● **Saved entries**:

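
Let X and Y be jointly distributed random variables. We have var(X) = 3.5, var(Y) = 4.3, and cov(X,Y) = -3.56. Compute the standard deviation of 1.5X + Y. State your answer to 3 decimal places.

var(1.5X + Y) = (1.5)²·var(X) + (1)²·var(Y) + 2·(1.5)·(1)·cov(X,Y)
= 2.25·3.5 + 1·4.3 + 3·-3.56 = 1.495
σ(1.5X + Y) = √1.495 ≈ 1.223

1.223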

● **PROBLEM REQUIREMENTS**:
Nothing in the records may be left out; transcribe all of them exactly.

● **ANSWER TO THE PROBLEM**:
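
Let X and Y be jointly distributed random variables. We have var(X) = 3.5, var(Y) = 4.3, and cov(X,Y) = -3.56. Compute the standard deviation of 1.5X + Y. State your answer to 3 decimal places.

var(1.5X + Y) = (1.5)²·var(X) + (1)²·var(Y) + 2·(1.5)·(1)·cov(X,Y)
= 2.25·3.5 + 1·4.3 + 3·-3.56 = 1.495
σ(1.5X + Y) = √1.495 ≈ 1.223

1.223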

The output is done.